◆ **Your assignment**:
Check every line below for the word "short" and copy each one that has it.

[Records from a collection]
•••

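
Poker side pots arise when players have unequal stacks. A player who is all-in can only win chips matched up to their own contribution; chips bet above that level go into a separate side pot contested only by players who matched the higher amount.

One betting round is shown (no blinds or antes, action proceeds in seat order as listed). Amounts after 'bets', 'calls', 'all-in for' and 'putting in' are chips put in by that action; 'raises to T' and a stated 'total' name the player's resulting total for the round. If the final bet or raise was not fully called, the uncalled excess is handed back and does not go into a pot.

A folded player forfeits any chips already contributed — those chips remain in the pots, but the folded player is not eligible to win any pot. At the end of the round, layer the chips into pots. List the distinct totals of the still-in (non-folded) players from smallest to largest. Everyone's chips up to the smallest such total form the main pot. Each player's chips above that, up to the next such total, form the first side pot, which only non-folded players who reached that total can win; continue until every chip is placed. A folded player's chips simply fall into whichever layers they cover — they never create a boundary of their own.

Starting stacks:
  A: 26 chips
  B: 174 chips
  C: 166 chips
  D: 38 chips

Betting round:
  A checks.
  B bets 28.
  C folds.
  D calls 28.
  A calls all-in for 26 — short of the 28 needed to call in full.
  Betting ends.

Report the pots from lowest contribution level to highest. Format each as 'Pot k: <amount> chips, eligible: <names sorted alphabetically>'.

Contributions: A=26, B=28, D=28
Folded: C
Pot levels (distinct totals of non-folded players): 26, 28
Layer 1-26: 26 each from A, B, D = 26*3 = 78 chips; eligible A, B, D
Layer 27-28: 2 each from B, D = 2*2 = 4 chips; eligible B, D

Pot 1: 78 chips, eligible: A, B, D
Pot 2: 4 chips, eligible: B, D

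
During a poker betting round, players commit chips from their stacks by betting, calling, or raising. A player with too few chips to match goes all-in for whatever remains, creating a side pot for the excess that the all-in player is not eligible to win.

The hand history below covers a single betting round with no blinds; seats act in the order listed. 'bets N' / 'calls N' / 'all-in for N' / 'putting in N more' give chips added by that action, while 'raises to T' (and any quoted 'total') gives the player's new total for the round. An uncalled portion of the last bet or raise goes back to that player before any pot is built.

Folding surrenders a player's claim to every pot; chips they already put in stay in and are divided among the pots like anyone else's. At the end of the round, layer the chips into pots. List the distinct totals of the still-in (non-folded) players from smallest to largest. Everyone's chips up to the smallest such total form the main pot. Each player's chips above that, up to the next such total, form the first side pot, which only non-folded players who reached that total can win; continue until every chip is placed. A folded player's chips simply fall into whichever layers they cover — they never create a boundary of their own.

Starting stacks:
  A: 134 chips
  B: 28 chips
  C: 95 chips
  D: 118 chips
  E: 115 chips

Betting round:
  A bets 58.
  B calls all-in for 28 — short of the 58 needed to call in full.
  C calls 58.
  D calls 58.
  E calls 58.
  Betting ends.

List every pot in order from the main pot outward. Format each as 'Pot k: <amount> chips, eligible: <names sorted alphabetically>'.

Contributions: A=58, B=28, C=58, D=58, E=58
Pot levels (distinct totals of non-folded players): 28, 58
Layer 1-28: 28 each from A, B, C, D, E = 28*5 = 140 chips; eligible A, B, C, D, E
Layer 29-58: 30 each from A, C, D, E = 30*4 = 120 chips; eligible A, C, D, E

Pot 1: 140 chips, eligible: A, B, C, D, E
Pot 2: 120 chips, eligible: A, C, D, E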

•••

◆ **Result of the exercise**:
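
  A calls all-in for 26 — short of the 28 needed to call in full.
  B calls all-in for 28 — short of the 58 needed to call in full.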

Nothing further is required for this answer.